- _WORK INSTRUCTION_
Each line of the material beneath should be duplicated exactly.

- _INPUT DATA_
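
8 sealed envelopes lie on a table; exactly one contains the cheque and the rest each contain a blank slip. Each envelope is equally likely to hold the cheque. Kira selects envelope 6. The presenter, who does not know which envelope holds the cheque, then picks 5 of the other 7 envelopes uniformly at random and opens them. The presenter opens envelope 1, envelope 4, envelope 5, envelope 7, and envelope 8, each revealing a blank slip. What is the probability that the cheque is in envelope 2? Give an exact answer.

1/3

Because the presenter chose which envelopes to open without knowing where the cheque is, the choice is independent of the prize location. Learning that none of the 5 opened envelopes holds the cheque simply rules out those 5 locations and leaves the remaining 3 envelopes still equally likely by symmetry.
So P(the cheque in envelope 2) = 1/3.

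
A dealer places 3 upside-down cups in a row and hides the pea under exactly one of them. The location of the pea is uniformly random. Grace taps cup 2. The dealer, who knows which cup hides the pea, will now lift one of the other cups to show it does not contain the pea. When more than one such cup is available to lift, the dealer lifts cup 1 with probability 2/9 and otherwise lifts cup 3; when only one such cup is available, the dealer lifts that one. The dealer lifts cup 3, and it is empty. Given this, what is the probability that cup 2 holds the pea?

7/16

Condition on the true location of the pea.
If it is under cup 1 (prior 1/3): only cup 3 is available, probability 1; weight (1/3)·1 = 1/3.
If it is under cup 2 (prior 1/3): cup 1 is available but not opened, probability 7/9; weight (1/3)·(7/9) = 7/27.
If it is under cup 3 (prior 1/3): the dealer opened cup 3, so this case is ruled out; weight (1/3)·0 = 0.
The weights sum to 16/27.
So P(the pea under cup 2 | the dealer opened cup 3) = (7/27) / (16/27) = 7/16.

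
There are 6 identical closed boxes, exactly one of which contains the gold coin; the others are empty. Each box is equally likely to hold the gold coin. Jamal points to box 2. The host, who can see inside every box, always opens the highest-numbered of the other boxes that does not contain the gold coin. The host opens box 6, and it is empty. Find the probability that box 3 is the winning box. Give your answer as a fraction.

Condition on the true location of the gold coin.
If it is in any of boxes 1, 2, 3, 4, and 5 (prior 1/6 each): box 6 is the highest-numbered option available, probability 1; weight (1/6)·1 = 1/6 each.
If it is in box 6 (prior 1/6): the host opened box 6, so this case is ruled out; weight (1/6)·0 = 0.
The weights sum to 5/6.
So P(the gold coin in box 3 | the host opened box 6) = (1/6) / (5/6) = 1/5.

1/5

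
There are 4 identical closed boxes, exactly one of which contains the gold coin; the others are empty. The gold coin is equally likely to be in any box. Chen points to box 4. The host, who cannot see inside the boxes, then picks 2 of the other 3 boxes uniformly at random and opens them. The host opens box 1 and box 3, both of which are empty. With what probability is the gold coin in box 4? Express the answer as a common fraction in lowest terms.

1/2

Condition on the true location of the gold coin.
If it is in either of boxes 1 and 3 (prior 1/4 each): that box was opened and seen not to hold the prize — ruled out; weight (1/4)·0 = 0 each.
If it is in either of boxes 2 and 4 (prior 1/4 each): the host picks exactly this set with probability 1/3 regardless, and none is the prize; weight (1/4)·(1/3) = 1/12 each.
The weights sum to 1/6.
So P(the gold coin in box 4 | the host opened box 1 and box 3) = (1/12) / (1/6) = 1/2.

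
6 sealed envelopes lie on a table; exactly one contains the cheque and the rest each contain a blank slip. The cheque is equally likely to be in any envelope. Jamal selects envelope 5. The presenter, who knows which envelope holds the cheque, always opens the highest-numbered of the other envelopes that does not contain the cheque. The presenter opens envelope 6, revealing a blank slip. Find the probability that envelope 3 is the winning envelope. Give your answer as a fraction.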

- _EXERCISE ANSWER_
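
8 sealed envelopes lie on a table; exactly one contains the cheque and the rest each contain a blank slip. Each envelope is equally likely to hold the cheque. Kira selects envelope 6. The presenter, who does not know which envelope holds the cheque, then picks 5 of the other 7 envelopes uniformly at random and opens them. The presenter opens envelope 1, envelope 4, envelope 5, envelope 7, and envelope 8, each revealing a blank slip. What is the probability that the cheque is in envelope 2? Give an exact answer.

1/3

Because the presenter chose which envelopes to open without knowing where the cheque is, the choice is independent of the prize location. Learning that none of the 5 opened envelopes holds the cheque simply rules out those 5 locations and leaves the remaining 3 envelopes still equally likely by symmetry.
So P(the cheque in envelope 2) = 1/3.

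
A dealer places 3 upside-down cups in a row and hides the pea under exactly one of them. The location of the pea is uniformly random. Grace taps cup 2. The dealer, who knows which cup hides the pea, will now lift one of the other cups to show it does not contain the pea. When more than one such cup is available to lift, the dealer lifts cup 1 with probability 2/9 and otherwise lifts cup 3; when only one such cup is available, the dealer lifts that one. The dealer lifts cup 3, and it is empty. Given this, what is the probability that cup 2 holds the pea?

7/16

Condition on the true location of the pea.
If it is under cup 1 (prior 1/3): only cup 3 is available, probability 1; weight (1/3)·1 = 1/3.
If it is under cup 2 (prior 1/3): cup 1 is available but not opened, probability 7/9; weight (1/3)·(7/9) = 7/27.
If it is under cup 3 (prior 1/3): the dealer opened cup 3, so this case is ruled out; weight (1/3)·0 = 0.
The weights sum to 16/27.
So P(the pea under cup 2 | the dealer opened cup 3) = (7/27) / (16/27) = 7/16.

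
There are 6 identical closed boxes, exactly one of which contains the gold coin; the others are empty. Each box is equally likely to hold the gold coin. Jamal points to box 2. The host, who can see inside every box, always opens the highest-numbered of the other boxes that does not contain the gold coin. The host opens box 6, and it is empty. Find the probability that box 3 is the winning box. Give your answer as a fraction.

Condition on the true location of the gold coin.
If it is in any of boxes 1, 2, 3, 4, and 5 (prior 1/6 each): box 6 is the highest-numbered option available, probability 1; weight (1/6)·1 = 1/6 each.
If it is in box 6 (prior 1/6): the host opened box 6, so this case is ruled out; weight (1/6)·0 = 0.
The weights sum to 5/6.
So P(the gold coin in box 3 | the host opened box 6) = (1/6) / (5/6) = 1/5.

1/5

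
There are 4 identical closed boxes, exactly one of which contains the gold coin; the others are empty. The gold coin is equally likely to be in any box. Chen points to box 4. The host, who cannot see inside the boxes, then picks 2 of the other 3 boxes uniformly at random and opens them. The host opens box 1 and box 3, both of which are empty. With what probability is the gold coin in box 4? Express the answer as a common fraction in lowest terms.

1/2

Condition on the true location of the gold coin.
If it is in either of boxes 1 and 3 (prior 1/4 each): that box was opened and seen not to hold the prize — ruled out; weight (1/4)·0 = 0 each.
If it is in either of boxes 2 and 4 (prior 1/4 each): the host picks exactly this set with probability 1/3 regardless, and none is the prize; weight (1/4)·(1/3) = 1/12 each.
The weights sum to 1/6.
So P(the gold coin in box 4 | the host opened box 1 and box 3) = (1/12) / (1/6) = 1/2.

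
6 sealed envelopes lie on a table; exactly one contains the cheque and the rest each contain a blank slip. The cheque is equally likely to be in any envelope. Jamal selects envelope 5. The presenter, who knows which envelope holds the cheque, always opens the highest-numbered of the other envelopes that does not contain the cheque. The presenter opens envelope 6, revealing a blank slip. Find the probability that envelope 3 is the winning envelope. Give your answer as a fraction.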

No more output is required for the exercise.